◆ WHAT TO DO: Please return all of the data exactly as written.

Stored data entries
####

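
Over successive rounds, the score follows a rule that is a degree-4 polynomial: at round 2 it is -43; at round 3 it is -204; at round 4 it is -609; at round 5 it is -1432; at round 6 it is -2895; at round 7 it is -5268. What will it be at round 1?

Write the value at x as T(x).
First differences: -161, -405, -823, -1463, -2373. Second differences: -244, -418, -640, -910. Third differences: -174, -222, -270. Fourth differences: -48, -48.
Level-4 differences are constant, so T has degree 4.
Fitting a degree-4 polynomial gives T(x) = -2x^4 - x³ - 3x² + 3x + 3.
Then T(1) = 0.

0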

####

◆ RESPONSE:
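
Over successive rounds, the score follows a rule that is a degree-4 polynomial: at round 2 it is -43; at round 3 it is -204; at round 4 it is -609; at round 5 it is -1432; at round 6 it is -2895; at round 7 it is -5268. What will it be at round 1?

Write the value at x as T(x).
First differences: -161, -405, -823, -1463, -2373. Second differences: -244, -418, -640, -910. Third differences: -174, -222, -270. Fourth differences: -48, -48.
Level-4 differences are constant, so T has degree 4.
Fitting a degree-4 polynomial gives T(x) = -2x^4 - x³ - 3x² + 3x + 3.
Then T(1) = 0.

0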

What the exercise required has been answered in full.